Material supplied:
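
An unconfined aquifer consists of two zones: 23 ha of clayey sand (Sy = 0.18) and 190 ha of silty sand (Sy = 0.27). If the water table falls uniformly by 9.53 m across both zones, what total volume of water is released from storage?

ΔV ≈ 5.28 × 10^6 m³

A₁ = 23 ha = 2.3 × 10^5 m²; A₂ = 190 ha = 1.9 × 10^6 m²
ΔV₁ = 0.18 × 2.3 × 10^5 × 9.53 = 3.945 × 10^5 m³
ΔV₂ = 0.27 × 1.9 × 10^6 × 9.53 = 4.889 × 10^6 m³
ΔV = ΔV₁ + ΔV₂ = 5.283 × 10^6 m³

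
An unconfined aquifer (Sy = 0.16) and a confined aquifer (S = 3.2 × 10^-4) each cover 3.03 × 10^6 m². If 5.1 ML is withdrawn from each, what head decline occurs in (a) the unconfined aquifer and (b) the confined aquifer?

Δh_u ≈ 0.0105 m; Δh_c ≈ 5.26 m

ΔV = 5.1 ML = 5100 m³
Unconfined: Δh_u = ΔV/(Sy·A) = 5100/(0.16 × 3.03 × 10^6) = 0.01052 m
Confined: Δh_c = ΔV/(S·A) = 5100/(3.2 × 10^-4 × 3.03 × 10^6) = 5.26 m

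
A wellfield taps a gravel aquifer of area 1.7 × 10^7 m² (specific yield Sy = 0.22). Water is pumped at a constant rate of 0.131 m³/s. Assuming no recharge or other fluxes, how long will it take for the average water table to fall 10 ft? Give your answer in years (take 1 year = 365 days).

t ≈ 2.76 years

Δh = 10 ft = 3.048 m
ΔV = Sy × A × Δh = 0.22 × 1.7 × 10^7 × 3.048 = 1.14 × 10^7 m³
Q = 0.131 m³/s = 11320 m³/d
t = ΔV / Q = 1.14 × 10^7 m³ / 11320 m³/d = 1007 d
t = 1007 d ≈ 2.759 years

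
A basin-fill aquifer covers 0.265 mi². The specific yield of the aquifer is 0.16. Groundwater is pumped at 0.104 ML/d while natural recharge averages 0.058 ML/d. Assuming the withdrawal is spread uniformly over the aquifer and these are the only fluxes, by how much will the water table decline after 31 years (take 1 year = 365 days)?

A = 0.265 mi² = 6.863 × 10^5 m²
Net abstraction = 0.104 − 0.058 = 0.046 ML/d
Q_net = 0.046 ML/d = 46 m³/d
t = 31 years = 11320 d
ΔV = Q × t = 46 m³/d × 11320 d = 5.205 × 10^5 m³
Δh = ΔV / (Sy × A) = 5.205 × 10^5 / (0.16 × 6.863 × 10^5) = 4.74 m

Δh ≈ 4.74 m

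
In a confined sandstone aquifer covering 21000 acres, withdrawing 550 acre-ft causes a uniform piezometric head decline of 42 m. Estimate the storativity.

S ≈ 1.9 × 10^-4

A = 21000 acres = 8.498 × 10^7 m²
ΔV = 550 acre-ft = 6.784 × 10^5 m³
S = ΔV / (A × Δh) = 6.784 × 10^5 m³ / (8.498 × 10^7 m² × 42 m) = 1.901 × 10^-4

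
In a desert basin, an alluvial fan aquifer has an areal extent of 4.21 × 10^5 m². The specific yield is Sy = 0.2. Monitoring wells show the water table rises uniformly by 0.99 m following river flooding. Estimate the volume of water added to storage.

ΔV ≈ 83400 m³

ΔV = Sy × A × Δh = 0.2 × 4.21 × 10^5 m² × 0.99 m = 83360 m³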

Task item: Every line of the listing is to be returned exactly as given.

Result of the task:
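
An unconfined aquifer consists of two zones: 23 ha of clayey sand (Sy = 0.18) and 190 ha of silty sand (Sy = 0.27). If the water table falls uniformly by 9.53 m across both zones, what total volume of water is released from storage?

ΔV ≈ 5.28 × 10^6 m³

A₁ = 23 ha = 2.3 × 10^5 m²; A₂ = 190 ha = 1.9 × 10^6 m²
ΔV₁ = 0.18 × 2.3 × 10^5 × 9.53 = 3.945 × 10^5 m³
ΔV₂ = 0.27 × 1.9 × 10^6 × 9.53 = 4.889 × 10^6 m³
ΔV = ΔV₁ + ΔV₂ = 5.283 × 10^6 m³

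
An unconfined aquifer (Sy = 0.16) and a confined aquifer (S = 3.2 × 10^-4) each cover 3.03 × 10^6 m². If 5.1 ML is withdrawn from each, what head decline occurs in (a) the unconfined aquifer and (b) the confined aquifer?

Δh_u ≈ 0.0105 m; Δh_c ≈ 5.26 m

ΔV = 5.1 ML = 5100 m³
Unconfined: Δh_u = ΔV/(Sy·A) = 5100/(0.16 × 3.03 × 10^6) = 0.01052 m
Confined: Δh_c = ΔV/(S·A) = 5100/(3.2 × 10^-4 × 3.03 × 10^6) = 5.26 m

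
A wellfield taps a gravel aquifer of area 1.7 × 10^7 m² (specific yield Sy = 0.22). Water is pumped at a constant rate of 0.131 m³/s. Assuming no recharge or other fluxes, how long will it take for the average water table to fall 10 ft? Give your answer in years (take 1 year = 365 days).

t ≈ 2.76 years

Δh = 10 ft = 3.048 m
ΔV = Sy × A × Δh = 0.22 × 1.7 × 10^7 × 3.048 = 1.14 × 10^7 m³
Q = 0.131 m³/s = 11320 m³/d
t = ΔV / Q = 1.14 × 10^7 m³ / 11320 m³/d = 1007 d
t = 1007 d ≈ 2.759 years

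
A basin-fill aquifer covers 0.265 mi². The specific yield of the aquifer is 0.16. Groundwater is pumped at 0.104 ML/d while natural recharge averages 0.058 ML/d. Assuming the withdrawal is spread uniformly over the aquifer and these are the only fluxes, by how much will the water table decline after 31 years (take 1 year = 365 days)?

A = 0.265 mi² = 6.863 × 10^5 m²
Net abstraction = 0.104 − 0.058 = 0.046 ML/d
Q_net = 0.046 ML/d = 46 m³/d
t = 31 years = 11320 d
ΔV = Q × t = 46 m³/d × 11320 d = 5.205 × 10^5 m³
Δh = ΔV / (Sy × A) = 5.205 × 10^5 / (0.16 × 6.863 × 10^5) = 4.74 m

Δh ≈ 4.74 m

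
In a confined sandstone aquifer covering 21000 acres, withdrawing 550 acre-ft causes a uniform piezometric head decline of 42 m. Estimate the storativity.

S ≈ 1.9 × 10^-4

A = 21000 acres = 8.498 × 10^7 m²
ΔV = 550 acre-ft = 6.784 × 10^5 m³
S = ΔV / (A × Δh) = 6.784 × 10^5 m³ / (8.498 × 10^7 m² × 42 m) = 1.901 × 10^-4

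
In a desert basin, an alluvial fan aquifer has an areal extent of 4.21 × 10^5 m². The specific yield is Sy = 0.2. Monitoring wells show the water table rises uniformly by 0.99 m following river flooding. Estimate the volume of water added to storage.

ΔV ≈ 83400 m³

ΔV = Sy × A × Δh = 0.2 × 4.21 × 10^5 m² × 0.99 m = 83360 m³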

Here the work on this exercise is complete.